Copy out precisely the line that holds "During steady operation, 219.5" and all the lines following it in the data, up to and including the last one, and no others.
═══ EXERCISE MATERIAL
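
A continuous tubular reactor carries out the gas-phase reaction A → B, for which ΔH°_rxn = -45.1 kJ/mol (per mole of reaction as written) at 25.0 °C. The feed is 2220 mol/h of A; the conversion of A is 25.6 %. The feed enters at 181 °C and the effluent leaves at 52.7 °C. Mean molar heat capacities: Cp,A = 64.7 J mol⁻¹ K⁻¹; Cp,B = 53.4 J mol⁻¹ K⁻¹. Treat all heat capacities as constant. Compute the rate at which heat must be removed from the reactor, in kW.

Extent of reaction ξ = 0.256 × 2220 = 568.32 mol/h
Reaction term: ξ·ΔH°_rxn = 568.32 × -45.1 = -25631 kJ/h
Sensible, feed 181→25 °C: -22407 kJ/h
Outlet flows (mol/h): A 1651.7, B 568.32
Sensible, products 25→52.7 °C: 3800.8 kJ/h
Q = ΔH = -44237 kJ/h = -12.288 kW
Heat removed = 12.288 kW

Q_out = 12.3 kW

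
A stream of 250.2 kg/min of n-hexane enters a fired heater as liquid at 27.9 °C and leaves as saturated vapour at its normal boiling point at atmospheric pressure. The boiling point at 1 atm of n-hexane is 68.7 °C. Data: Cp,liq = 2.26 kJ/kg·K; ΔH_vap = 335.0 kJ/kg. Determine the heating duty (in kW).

liquid 27.9→68.7 °C: 92.208 kJ/kg
vaporisation at 68.7 °C: 335 kJ/kg
Δh = 92.208 + 335 = 427.21 kJ/kg
Q = ṁ·Δh = 250.2 kg/min × 427.21 kJ/kg = 106890 kJ/min
|Q| = 1781.5 kW

Q = 1780 kW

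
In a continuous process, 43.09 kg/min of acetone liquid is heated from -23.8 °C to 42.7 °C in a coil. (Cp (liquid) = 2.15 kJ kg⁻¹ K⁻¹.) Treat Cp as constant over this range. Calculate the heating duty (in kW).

Q = 103 kW

Q = ṁ·Cp·ΔT = 43.09 × 2.15 × (42.7 − -23.8) = 6160.8 kJ/min
Converting: 6160.8 / 60 s = 102.68 kW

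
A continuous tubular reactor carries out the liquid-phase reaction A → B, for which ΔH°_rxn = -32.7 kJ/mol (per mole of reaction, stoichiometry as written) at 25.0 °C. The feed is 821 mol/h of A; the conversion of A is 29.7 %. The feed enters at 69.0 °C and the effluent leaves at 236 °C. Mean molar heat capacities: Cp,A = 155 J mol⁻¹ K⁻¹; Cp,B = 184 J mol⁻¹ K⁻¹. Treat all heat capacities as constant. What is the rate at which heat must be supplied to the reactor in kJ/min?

Q_in = 246 kJ/min

Extent of reaction ξ = 0.297 × 821 = 243.84 mol/h
Reaction term: ξ·ΔH°_rxn = 243.84 × -32.7 = -7973.5 kJ/h
Sensible, feed 69.0→25 °C: -5599.2 kJ/h
Outlet flows (mol/h): A 577.16, B 243.84
Sensible, products 25→236 °C: 28343 kJ/h
Q = ΔH = 14770 kJ/h = 4.1028 kW
Heat supplied = 246.17 kJ/min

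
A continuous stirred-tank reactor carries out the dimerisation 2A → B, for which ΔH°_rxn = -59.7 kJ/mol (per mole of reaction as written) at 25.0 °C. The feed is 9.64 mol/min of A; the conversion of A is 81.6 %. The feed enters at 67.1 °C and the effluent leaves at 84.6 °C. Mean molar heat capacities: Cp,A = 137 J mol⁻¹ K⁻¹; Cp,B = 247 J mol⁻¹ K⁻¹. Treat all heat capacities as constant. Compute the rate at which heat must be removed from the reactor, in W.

Extent of reaction ξ = 0.816 × 9.64 / 2 = 3.9331 mol/min
Reaction term: ξ·ΔH°_rxn = 3.9331 × -59.7 = -234.81 kJ/min
Sensible, feed 67.1→25 °C: -55.601 kJ/min
Outlet flows (mol/min): A 1.7738, B 3.9331
Sensible, products 25→84.6 °C: 72.383 kJ/min
Q = ΔH = -218.02 kJ/min = -3.6337 kW
Heat removed = 3633.7 W

Q_out = 3630 W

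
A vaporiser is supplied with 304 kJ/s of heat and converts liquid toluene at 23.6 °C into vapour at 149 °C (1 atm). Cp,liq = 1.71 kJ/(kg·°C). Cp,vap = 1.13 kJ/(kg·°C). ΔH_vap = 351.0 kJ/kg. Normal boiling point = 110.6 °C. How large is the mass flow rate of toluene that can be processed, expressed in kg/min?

Δh = 1.71×(110.6−23.6) + 351.0 + 1.13×(149−110.6) = 543.16 kJ/kg
Q = 304 kJ/s = 304 kJ/s = 18240 kJ/min
ṁ = Q/Δh = 18240 / 543.16 = 33.581 kg/min

ṁ = 33.6 kg/min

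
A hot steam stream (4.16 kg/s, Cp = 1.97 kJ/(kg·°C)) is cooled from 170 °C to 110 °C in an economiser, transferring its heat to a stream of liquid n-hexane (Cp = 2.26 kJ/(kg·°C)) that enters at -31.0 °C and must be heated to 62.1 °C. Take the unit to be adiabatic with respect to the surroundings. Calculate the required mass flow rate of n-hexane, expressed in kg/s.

Heat released by hot stream: Q = 4.16 × 1.97 × (170 − 110) = 491.71 kJ/s
Energy balance on cold side (adiabatic exchanger): Q = ṁ_c·Cp_c·(T_c,out − T_c,in)
ṁ_c = 491.71 / [2.26 × (62.1 − -31.0)] = 2.337 kg/s

ṁ_c = 2.34 kg/s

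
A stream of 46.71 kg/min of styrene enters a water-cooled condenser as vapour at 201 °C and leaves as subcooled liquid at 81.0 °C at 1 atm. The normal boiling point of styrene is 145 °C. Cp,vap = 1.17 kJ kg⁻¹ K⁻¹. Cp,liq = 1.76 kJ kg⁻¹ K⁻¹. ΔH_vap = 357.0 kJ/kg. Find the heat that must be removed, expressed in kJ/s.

vapour 201→145 °C: -65.52 kJ/kg
condensation at 145 °C: -357 kJ/kg
liquid 145→81.0 °C: -112.64 kJ/kg
Δh = -65.52 + -357 + -112.64 = -535.16 kJ/kg
Q = ṁ·Δh = 46.71 kg/min × -535.16 kJ/kg = -24997 kJ/min
|Q| = 416.62 kW

Q_c = 417 kJ/s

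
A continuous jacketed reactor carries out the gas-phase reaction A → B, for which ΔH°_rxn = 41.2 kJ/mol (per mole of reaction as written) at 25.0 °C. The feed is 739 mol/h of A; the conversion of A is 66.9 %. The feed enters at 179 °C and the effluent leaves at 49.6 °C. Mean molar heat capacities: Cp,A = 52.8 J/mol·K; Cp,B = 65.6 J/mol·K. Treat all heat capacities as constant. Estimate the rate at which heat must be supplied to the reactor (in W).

Q_in = 4300 W

Extent of reaction ξ = 0.669 × 739 = 494.39 mol/h
Reaction term: ξ·ΔH°_rxn = 494.39 × 41.2 = 20369 kJ/h
Sensible, feed 179→25 °C: -6009 kJ/h
Outlet flows (mol/h): A 244.61, B 494.39
Sensible, products 25→49.6 °C: 1115.5 kJ/h
Q = ΔH = 15475 kJ/h = 4.2987 kW
Heat supplied = 4298.7 W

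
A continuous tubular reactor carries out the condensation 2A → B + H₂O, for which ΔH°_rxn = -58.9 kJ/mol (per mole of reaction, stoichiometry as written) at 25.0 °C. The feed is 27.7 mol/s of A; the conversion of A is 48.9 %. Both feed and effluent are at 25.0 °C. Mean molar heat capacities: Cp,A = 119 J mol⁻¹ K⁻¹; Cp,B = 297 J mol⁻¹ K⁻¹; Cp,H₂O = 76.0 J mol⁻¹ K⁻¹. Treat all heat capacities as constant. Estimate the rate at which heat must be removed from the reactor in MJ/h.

Extent of reaction ξ = 0.489 × 27.7 / 2 = 6.7726 mol/s
Reaction term: ξ·ΔH°_rxn = 6.7726 × -58.9 = -398.91 kJ/s
Q = ΔH = -398.91 kJ/s = -398.91 kW
Heat removed = 1436.1 MJ/h

Q_out = 1440 MJ/h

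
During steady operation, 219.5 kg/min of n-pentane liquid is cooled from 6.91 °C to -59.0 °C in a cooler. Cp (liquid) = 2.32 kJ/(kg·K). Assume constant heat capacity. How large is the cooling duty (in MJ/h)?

Q_c = 2010 MJ/h

Q = ṁ·Cp·ΔT = 219.5 × 2.32 × (-59.0 − 6.91) = -33564 kJ/min
Converting: 33564 / 60 s = 559.4 kW
Cooling duty = 2013.8 MJ/h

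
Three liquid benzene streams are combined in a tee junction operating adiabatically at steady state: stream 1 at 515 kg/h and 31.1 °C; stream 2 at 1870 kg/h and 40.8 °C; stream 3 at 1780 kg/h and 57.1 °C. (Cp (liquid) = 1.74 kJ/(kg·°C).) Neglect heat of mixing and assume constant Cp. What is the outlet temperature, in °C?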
══════
OUTPUT FOR THIS TASK —
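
During steady operation, 219.5 kg/min of n-pentane liquid is cooled from 6.91 °C to -59.0 °C in a cooler. Cp (liquid) = 2.32 kJ/(kg·K). Assume constant heat capacity. How large is the cooling duty (in MJ/h)?

Q_c = 2010 MJ/h

Q = ṁ·Cp·ΔT = 219.5 × 2.32 × (-59.0 − 6.91) = -33564 kJ/min
Converting: 33564 / 60 s = 559.4 kW
Cooling duty = 2013.8 MJ/h

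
Three liquid benzene streams are combined in a tee junction operating adiabatically at steady state: stream 1 at 515 kg/h and 31.1 °C; stream 2 at 1870 kg/h and 40.8 °C; stream 3 at 1780 kg/h and 57.1 °C. (Cp (liquid) = 1.74 kJ/(kg·°C).) Neglect heat of mixing and assume constant Cp. What is the outlet temperature, in °C?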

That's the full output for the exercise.